• _Activity_: Begin at the line below that contains "Apply run-length encoding". Repeat it and all remaining lines of the records exactly.

Material for this exercise: Begin

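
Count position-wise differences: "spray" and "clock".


Comparing character by character (same length = 5):
  Pos 0: 's' vs 'c' !=
  Pos 1: 'p' vs 'l' !=
  Pos 2: 'r' vs 'o' !=
  Pos 3: 'a' vs 'c' !=
  Pos 4: 'y' vs 'k' !=
Hamming distance = 5


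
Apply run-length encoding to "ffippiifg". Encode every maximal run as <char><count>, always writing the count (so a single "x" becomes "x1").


String: "ffippiifg"
Scanning for consecutive runs:
  'f' x 2
  'i' x 1
  'p' x 2
  'i' x 2
  'f' x 1
  'g' x 1
RLE = "f2i1p2i2f1g1"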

Material for this exercise: End

• _Written answer_:
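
Apply run-length encoding to "ffippiifg". Encode every maximal run as <char><count>, always writing the count (so a single "x" becomes "x1").


String: "ffippiifg"
Scanning for consecutive runs:
  'f' x 2
  'i' x 1
  'p' x 2
  'i' x 2
  'f' x 1
  'g' x 1
RLE = "f2i1p2i2f1g1"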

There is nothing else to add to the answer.